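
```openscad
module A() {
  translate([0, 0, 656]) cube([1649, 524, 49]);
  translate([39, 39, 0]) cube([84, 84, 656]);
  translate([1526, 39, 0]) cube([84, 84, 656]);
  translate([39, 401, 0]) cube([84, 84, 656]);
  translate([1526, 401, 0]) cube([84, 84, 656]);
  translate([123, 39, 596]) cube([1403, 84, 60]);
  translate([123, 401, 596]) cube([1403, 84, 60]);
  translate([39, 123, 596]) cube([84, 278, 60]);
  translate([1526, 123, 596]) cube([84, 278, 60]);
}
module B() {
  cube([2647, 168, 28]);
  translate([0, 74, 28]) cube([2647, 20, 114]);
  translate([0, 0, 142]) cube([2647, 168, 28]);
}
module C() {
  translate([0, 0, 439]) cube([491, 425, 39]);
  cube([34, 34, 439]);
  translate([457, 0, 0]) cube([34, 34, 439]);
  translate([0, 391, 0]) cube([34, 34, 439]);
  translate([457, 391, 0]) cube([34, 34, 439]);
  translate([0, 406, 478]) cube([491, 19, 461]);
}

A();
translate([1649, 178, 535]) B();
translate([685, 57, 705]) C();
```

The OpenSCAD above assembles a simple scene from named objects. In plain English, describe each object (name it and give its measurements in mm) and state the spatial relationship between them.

A is a table with a 1649×524 mm rectangular top, 49 mm thick, top surface at z = 705 mm, supported by four 84×84 mm square legs, each inset 39 mm from the nearest pair of top edges, running from the floor. Four apron rails, 84 mm thick and 60 mm tall, run between adjacent legs with their top edges flush with the underside of the top and their outer faces flush with the legs' outer faces.

B is an I-beam lying along x, 2647 mm long. Overall section height 170 mm. Two flanges 168 mm wide (y) and 28 mm thick, one on the floor and one at the top; a web 20 mm thick runs between them, centred on the flange width.

C is a chair: 491×425 mm seat, 39 mm thick, top at z = 478 mm, on four 34 mm square corner legs flush with the seat edges. A 19 mm thick backrest slab spans the full seat width, extending 461 mm above the seat top, its back face flush with the seat's +y edge.

The I-beam is beside the table with their tops flush at z = 705. The chair is on top of the table.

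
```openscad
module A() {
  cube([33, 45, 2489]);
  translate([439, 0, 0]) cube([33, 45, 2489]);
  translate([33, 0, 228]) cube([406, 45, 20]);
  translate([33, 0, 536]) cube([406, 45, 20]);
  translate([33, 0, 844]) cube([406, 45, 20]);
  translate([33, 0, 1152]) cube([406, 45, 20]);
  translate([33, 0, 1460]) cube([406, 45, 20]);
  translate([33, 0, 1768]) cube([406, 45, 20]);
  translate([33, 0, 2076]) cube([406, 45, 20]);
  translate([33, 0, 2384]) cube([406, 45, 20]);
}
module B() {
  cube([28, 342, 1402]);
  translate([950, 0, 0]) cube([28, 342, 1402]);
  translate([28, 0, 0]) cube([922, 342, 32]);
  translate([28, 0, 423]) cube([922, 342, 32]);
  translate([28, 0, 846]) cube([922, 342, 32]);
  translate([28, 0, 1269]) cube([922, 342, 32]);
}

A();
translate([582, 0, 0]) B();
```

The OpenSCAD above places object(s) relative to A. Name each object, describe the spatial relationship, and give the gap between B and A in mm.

The bookshelf's nearest face is 110 mm from the ladder's +x face.

A is a ladder. B is a bookshelf. The bookshelf is on the floor beside the ladder on its +x side. The gap between the bookshelf and the ladder is 110 mm.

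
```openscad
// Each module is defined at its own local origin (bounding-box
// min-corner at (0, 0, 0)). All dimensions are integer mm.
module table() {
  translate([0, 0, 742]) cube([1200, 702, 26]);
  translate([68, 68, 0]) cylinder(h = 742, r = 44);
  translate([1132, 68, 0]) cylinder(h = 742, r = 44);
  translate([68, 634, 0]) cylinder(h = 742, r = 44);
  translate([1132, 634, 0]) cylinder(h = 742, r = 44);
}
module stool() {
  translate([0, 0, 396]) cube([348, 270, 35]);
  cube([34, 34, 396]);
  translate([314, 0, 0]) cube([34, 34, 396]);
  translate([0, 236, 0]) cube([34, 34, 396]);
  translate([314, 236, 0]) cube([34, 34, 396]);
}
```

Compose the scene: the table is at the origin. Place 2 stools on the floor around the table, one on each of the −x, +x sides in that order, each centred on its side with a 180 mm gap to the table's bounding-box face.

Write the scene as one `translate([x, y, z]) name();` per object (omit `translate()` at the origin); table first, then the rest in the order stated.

table();
translate([-528, 216, 0]) stool();
translate([1380, 216, 0]) stool();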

* * *

From the first line to the last, return the data exactly.

- FINISHED TASK:
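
```openscad
module A() {
  translate([0, 0, 656]) cube([1649, 524, 49]);
  translate([39, 39, 0]) cube([84, 84, 656]);
  translate([1526, 39, 0]) cube([84, 84, 656]);
  translate([39, 401, 0]) cube([84, 84, 656]);
  translate([1526, 401, 0]) cube([84, 84, 656]);
  translate([123, 39, 596]) cube([1403, 84, 60]);
  translate([123, 401, 596]) cube([1403, 84, 60]);
  translate([39, 123, 596]) cube([84, 278, 60]);
  translate([1526, 123, 596]) cube([84, 278, 60]);
}
module B() {
  cube([2647, 168, 28]);
  translate([0, 74, 28]) cube([2647, 20, 114]);
  translate([0, 0, 142]) cube([2647, 168, 28]);
}
module C() {
  translate([0, 0, 439]) cube([491, 425, 39]);
  cube([34, 34, 439]);
  translate([457, 0, 0]) cube([34, 34, 439]);
  translate([0, 391, 0]) cube([34, 34, 439]);
  translate([457, 391, 0]) cube([34, 34, 439]);
  translate([0, 406, 478]) cube([491, 19, 461]);
}

A();
translate([1649, 178, 535]) B();
translate([685, 57, 705]) C();
```

The OpenSCAD above assembles a simple scene from named objects. In plain English, describe each object (name it and give its measurements in mm) and state the spatial relationship between them.

A is a table with a 1649×524 mm rectangular top, 49 mm thick, top surface at z = 705 mm, supported by four 84×84 mm square legs, each inset 39 mm from the nearest pair of top edges, running from the floor. Four apron rails, 84 mm thick and 60 mm tall, run between adjacent legs with their top edges flush with the underside of the top and their outer faces flush with the legs' outer faces.

B is an I-beam lying along x, 2647 mm long. Overall section height 170 mm. Two flanges 168 mm wide (y) and 28 mm thick, one on the floor and one at the top; a web 20 mm thick runs between them, centred on the flange width.

C is a chair: 491×425 mm seat, 39 mm thick, top at z = 478 mm, on four 34 mm square corner legs flush with the seat edges. A 19 mm thick backrest slab spans the full seat width, extending 461 mm above the seat top, its back face flush with the seat's +y edge.

The I-beam is beside the table with their tops flush at z = 705. The chair is on top of the table.

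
```openscad
module A() {
  cube([33, 45, 2489]);
  translate([439, 0, 0]) cube([33, 45, 2489]);
  translate([33, 0, 228]) cube([406, 45, 20]);
  translate([33, 0, 536]) cube([406, 45, 20]);
  translate([33, 0, 844]) cube([406, 45, 20]);
  translate([33, 0, 1152]) cube([406, 45, 20]);
  translate([33, 0, 1460]) cube([406, 45, 20]);
  translate([33, 0, 1768]) cube([406, 45, 20]);
  translate([33, 0, 2076]) cube([406, 45, 20]);
  translate([33, 0, 2384]) cube([406, 45, 20]);
}
module B() {
  cube([28, 342, 1402]);
  translate([950, 0, 0]) cube([28, 342, 1402]);
  translate([28, 0, 0]) cube([922, 342, 32]);
  translate([28, 0, 423]) cube([922, 342, 32]);
  translate([28, 0, 846]) cube([922, 342, 32]);
  translate([28, 0, 1269]) cube([922, 342, 32]);
}

A();
translate([582, 0, 0]) B();
```

The OpenSCAD above places object(s) relative to A. Name each object, describe the spatial relationship, and give the gap between B and A in mm.

The bookshelf's nearest face is 110 mm from the ladder's +x face.

A is a ladder. B is a bookshelf. The bookshelf is on the floor beside the ladder on its +x side. The gap between the bookshelf and the ladder is 110 mm.

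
```openscad
// Each module is defined at its own local origin (bounding-box
// min-corner at (0, 0, 0)). All dimensions are integer mm.
module table() {
  translate([0, 0, 742]) cube([1200, 702, 26]);
  translate([68, 68, 0]) cylinder(h = 742, r = 44);
  translate([1132, 68, 0]) cylinder(h = 742, r = 44);
  translate([68, 634, 0]) cylinder(h = 742, r = 44);
  translate([1132, 634, 0]) cylinder(h = 742, r = 44);
}
module stool() {
  translate([0, 0, 396]) cube([348, 270, 35]);
  cube([34, 34, 396]);
  translate([314, 0, 0]) cube([34, 34, 396]);
  translate([0, 236, 0]) cube([34, 34, 396]);
  translate([314, 236, 0]) cube([34, 34, 396]);
}
```

Compose the scene: the table is at the origin. Place 2 stools on the floor around the table, one on each of the −x, +x sides in that order, each centred on its side with a 180 mm gap to the table's bounding-box face.

Write the scene as one `translate([x, y, z]) name();` per object (omit `translate()` at the origin); table first, then the rest in the order stated.

table();
translate([-528, 216, 0]) stool();
translate([1380, 216, 0]) stool();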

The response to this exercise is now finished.